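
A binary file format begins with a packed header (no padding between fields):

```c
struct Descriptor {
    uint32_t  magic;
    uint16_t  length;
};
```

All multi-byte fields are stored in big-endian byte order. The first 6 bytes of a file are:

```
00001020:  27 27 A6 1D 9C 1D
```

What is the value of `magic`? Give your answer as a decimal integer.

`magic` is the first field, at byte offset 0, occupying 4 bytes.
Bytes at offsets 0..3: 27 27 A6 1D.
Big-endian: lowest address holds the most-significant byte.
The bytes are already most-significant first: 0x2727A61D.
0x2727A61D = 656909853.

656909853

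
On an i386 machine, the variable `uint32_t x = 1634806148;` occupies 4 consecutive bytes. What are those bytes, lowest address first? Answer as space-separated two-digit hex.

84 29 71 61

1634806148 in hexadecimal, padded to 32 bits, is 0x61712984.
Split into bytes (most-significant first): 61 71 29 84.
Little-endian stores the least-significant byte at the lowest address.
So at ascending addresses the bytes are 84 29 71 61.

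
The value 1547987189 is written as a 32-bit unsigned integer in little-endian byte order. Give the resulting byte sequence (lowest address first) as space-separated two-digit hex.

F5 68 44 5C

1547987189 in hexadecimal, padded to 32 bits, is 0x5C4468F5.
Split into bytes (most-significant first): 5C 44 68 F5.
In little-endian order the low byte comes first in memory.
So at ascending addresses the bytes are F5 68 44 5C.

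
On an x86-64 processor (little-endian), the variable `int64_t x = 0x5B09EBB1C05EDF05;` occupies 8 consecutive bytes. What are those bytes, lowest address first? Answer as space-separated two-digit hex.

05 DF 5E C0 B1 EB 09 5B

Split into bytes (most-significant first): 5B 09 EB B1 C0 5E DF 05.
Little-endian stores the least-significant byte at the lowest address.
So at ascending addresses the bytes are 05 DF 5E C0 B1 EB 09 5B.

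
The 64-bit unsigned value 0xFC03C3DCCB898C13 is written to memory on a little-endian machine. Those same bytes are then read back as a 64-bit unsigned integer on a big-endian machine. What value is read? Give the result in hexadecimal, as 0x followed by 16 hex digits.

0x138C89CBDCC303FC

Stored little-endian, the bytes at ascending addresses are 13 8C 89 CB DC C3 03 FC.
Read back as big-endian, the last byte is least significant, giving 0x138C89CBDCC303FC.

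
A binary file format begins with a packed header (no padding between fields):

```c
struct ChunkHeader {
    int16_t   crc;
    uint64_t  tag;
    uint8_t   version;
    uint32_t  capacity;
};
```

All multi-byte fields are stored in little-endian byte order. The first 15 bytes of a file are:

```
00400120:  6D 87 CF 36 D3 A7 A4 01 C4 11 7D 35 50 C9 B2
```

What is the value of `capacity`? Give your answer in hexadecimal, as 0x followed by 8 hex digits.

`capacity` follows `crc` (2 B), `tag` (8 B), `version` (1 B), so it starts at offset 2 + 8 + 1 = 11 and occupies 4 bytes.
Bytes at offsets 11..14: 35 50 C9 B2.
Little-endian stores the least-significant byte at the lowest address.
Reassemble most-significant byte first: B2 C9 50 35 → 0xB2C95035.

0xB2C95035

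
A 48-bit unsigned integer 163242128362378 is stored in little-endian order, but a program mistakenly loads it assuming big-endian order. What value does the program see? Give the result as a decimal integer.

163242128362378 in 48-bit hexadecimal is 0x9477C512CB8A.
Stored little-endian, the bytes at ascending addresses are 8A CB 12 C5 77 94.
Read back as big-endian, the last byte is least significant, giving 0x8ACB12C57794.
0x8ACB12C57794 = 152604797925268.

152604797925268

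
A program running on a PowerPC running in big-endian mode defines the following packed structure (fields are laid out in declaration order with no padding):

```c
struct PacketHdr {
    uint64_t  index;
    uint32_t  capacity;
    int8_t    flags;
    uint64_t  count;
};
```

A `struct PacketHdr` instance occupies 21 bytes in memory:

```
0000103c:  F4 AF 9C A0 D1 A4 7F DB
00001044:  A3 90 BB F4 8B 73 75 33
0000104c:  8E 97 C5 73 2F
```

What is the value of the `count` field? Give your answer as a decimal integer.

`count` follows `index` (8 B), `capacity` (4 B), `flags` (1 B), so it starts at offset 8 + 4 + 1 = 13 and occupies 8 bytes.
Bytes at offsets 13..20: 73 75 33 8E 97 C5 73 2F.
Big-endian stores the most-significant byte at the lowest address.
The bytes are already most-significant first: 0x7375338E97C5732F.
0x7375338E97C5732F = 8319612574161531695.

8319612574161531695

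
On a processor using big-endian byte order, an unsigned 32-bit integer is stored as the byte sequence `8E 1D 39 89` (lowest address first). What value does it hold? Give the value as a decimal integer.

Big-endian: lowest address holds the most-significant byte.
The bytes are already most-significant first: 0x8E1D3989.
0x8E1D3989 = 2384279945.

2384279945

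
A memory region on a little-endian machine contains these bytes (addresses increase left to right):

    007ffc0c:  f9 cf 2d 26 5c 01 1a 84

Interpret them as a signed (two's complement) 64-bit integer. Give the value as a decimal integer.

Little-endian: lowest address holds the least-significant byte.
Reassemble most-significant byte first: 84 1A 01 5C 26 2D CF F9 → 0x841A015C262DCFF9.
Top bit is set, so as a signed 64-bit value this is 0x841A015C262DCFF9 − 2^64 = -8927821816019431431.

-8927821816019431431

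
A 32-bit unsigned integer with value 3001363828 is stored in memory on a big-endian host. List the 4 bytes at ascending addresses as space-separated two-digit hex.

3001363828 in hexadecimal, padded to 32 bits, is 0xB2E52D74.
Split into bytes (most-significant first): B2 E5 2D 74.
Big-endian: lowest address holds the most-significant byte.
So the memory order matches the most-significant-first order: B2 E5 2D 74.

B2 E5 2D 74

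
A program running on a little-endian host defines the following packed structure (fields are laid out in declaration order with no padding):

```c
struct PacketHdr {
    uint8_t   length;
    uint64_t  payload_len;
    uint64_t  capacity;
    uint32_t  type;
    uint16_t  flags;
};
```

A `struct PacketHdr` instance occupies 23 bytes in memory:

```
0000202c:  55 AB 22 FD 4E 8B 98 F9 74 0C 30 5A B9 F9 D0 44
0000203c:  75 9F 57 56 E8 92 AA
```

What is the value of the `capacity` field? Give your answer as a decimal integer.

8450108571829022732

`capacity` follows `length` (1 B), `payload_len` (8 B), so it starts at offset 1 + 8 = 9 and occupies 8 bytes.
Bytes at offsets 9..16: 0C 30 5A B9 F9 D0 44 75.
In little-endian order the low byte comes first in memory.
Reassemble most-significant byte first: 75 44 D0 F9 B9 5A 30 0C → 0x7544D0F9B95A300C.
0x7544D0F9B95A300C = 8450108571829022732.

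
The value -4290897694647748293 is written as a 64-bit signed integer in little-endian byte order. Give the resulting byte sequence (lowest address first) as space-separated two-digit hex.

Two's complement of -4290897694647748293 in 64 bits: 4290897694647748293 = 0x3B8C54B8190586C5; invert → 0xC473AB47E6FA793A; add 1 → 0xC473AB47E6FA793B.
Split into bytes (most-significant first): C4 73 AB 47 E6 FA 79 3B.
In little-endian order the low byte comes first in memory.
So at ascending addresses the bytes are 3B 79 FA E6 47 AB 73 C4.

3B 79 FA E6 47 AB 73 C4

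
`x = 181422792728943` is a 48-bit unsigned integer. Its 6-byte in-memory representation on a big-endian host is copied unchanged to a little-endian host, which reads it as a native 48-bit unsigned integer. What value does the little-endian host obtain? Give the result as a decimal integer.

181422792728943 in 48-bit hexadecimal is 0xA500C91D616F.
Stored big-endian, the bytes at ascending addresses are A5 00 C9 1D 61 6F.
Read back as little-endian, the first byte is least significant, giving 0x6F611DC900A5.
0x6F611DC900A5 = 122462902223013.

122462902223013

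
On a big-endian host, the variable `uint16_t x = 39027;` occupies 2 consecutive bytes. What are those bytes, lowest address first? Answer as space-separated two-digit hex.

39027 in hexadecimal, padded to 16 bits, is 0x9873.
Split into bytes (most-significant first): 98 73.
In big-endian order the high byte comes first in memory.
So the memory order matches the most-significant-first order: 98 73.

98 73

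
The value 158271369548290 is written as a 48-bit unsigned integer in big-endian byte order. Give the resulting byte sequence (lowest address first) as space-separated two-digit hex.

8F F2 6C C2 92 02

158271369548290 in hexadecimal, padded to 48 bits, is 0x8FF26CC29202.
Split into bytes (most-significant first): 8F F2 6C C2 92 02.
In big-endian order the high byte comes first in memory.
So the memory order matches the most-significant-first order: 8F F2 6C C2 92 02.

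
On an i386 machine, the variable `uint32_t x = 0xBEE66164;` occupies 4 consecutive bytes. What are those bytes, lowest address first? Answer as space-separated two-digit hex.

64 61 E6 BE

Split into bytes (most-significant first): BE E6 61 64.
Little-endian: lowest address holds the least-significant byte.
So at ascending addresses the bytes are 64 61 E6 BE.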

══════════

Exercise objective »
Copy out each line of the data that holds the string "declaration".

Output of the exercise »
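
A program running on a PowerPC running in big-endian mode defines the following packed structure (fields are laid out in declaration order with no padding):
A program running on a little-endian host defines the following packed structure (fields are laid out in declaration order with no padding):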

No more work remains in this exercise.